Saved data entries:
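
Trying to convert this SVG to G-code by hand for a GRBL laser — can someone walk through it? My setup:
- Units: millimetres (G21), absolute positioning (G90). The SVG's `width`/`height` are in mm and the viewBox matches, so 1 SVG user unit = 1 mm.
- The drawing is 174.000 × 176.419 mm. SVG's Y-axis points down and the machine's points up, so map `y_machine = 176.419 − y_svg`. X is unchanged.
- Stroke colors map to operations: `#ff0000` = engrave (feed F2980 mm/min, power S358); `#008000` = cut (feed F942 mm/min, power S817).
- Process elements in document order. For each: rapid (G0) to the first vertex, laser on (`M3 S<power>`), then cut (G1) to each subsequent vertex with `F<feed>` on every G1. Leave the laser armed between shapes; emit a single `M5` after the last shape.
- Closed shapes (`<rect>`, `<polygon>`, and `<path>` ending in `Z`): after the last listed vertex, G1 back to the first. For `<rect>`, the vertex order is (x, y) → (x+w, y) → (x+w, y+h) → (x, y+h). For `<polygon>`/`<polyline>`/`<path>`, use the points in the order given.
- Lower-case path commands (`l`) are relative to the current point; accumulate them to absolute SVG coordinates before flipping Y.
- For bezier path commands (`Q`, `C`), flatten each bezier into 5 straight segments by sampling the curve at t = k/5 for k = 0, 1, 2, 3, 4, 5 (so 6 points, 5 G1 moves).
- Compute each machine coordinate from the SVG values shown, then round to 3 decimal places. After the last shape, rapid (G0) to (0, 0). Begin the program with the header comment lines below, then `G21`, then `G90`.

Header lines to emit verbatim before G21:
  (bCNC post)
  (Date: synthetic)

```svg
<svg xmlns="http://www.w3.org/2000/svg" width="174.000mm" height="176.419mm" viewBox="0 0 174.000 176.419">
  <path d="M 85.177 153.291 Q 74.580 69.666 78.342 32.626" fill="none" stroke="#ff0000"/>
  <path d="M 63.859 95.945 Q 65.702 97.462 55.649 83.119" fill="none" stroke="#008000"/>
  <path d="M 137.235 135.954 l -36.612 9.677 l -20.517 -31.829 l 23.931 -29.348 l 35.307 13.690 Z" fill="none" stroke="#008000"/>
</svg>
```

(bCNC post)
(Date: synthetic)
G21
G90
G0 X85.177 Y23.128
M3 S358
G1 X81.513 Y54.715 F2980
G1 X78.997 Y82.574 F2980
G1 X77.630 Y106.707 F2980
G1 X77.412 Y127.114 F2980
G1 X78.342 Y143.793 F2980
G0 X63.859 Y80.474
M3 S817
G1 X64.120 Y80.502 F942
G1 X63.430 Y81.798 F942
G1 X61.788 Y84.363 F942
G1 X59.194 Y88.197 F942
G1 X55.649 Y93.300 F942
G0 X137.235 Y40.465
M3 S817
G1 X100.623 Y30.788 F942
G1 X80.106 Y62.617 F942
G1 X104.037 Y91.965 F942
G1 X139.344 Y78.275 F942
G1 X137.235 Y40.465 F942
M5
G0 X0.000 Y0.000

1 u = 1 mm; y_m = 176.419 − y.

[1] `<path>` quadratic bezier, #ff0000→engrave S358 F2980: (85.177,23.128) → (81.513,54.715) → (78.997,82.574) → (77.630,106.707) → (77.412,127.114) → (78.342,143.793)

[2] `<path>` quadratic bezier, #008000→cut S817 F942: (63.859,80.474) → (64.120,80.502) → (63.430,81.798) → (61.788,84.363) → (59.194,88.197) → (55.649,93.300)

[3] `<path>` regular polygon, #008000→cut S817 F942: (137.235,40.465) → (100.623,30.788) → (80.106,62.617) → (104.037,91.965) → (139.344,78.275) → (137.235,40.465) (closed)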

> **WORK ORDER**: Show every line in the entries where the string "viewBox" occurs.

> **ANSWER SPACE**:
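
- Units: millimetres (G21), absolute positioning (G90). The SVG's `width`/`height` are in mm and the viewBox matches, so 1 SVG user unit = 1 mm.
<svg xmlns="http://www.w3.org/2000/svg" width="174.000mm" height="176.419mm" viewBox="0 0 174.000 176.419">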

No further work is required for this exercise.